▶ YOUR TASK
Each record must be printed again exactly as it appears.

──────────

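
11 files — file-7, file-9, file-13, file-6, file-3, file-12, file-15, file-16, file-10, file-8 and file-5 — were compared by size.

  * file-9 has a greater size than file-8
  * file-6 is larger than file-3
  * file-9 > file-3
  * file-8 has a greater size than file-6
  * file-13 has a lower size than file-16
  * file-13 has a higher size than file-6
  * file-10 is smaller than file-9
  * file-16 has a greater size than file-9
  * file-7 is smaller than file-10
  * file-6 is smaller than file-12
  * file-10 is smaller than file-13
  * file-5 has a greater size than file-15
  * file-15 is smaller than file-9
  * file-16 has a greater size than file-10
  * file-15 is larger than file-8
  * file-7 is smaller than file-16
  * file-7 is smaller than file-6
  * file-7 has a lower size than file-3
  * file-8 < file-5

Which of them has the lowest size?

file-10 is not least since file-7 < file-10; file-3 is not least since file-7 < file-3; file-6 is not least since file-7 < file-6; file-8 is not least since file-6 < file-8; file-12 is not least since file-6 < file-12; file-15 is not least since file-8 < file-15; file-5 is not least since file-15 < file-5; file-9 is not least since file-3 < file-9; file-13 is not least since file-10 < file-13; file-16 is not least since file-13 < file-16.
Only file-7 has nothing below it, so file-7 is the lowest size.

file-7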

──────────

▶ RESULT OF THE TASK
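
11 files — file-7, file-9, file-13, file-6, file-3, file-12, file-15, file-16, file-10, file-8 and file-5 — were compared by size.

  * file-9 has a greater size than file-8
  * file-6 is larger than file-3
  * file-9 > file-3
  * file-8 has a greater size than file-6
  * file-13 has a lower size than file-16
  * file-13 has a higher size than file-6
  * file-10 is smaller than file-9
  * file-16 has a greater size than file-9
  * file-7 is smaller than file-10
  * file-6 is smaller than file-12
  * file-10 is smaller than file-13
  * file-5 has a greater size than file-15
  * file-15 is smaller than file-9
  * file-16 has a greater size than file-10
  * file-15 is larger than file-8
  * file-7 is smaller than file-16
  * file-7 is smaller than file-6
  * file-7 has a lower size than file-3
  * file-8 < file-5

Which of them has the lowest size?

file-10 is not least since file-7 < file-10; file-3 is not least since file-7 < file-3; file-6 is not least since file-7 < file-6; file-8 is not least since file-6 < file-8; file-12 is not least since file-6 < file-12; file-15 is not least since file-8 < file-15; file-5 is not least since file-15 < file-5; file-9 is not least since file-3 < file-9; file-13 is not least since file-10 < file-13; file-16 is not least since file-13 < file-16.
Only file-7 has nothing below it, so file-7 is the lowest size.

file-7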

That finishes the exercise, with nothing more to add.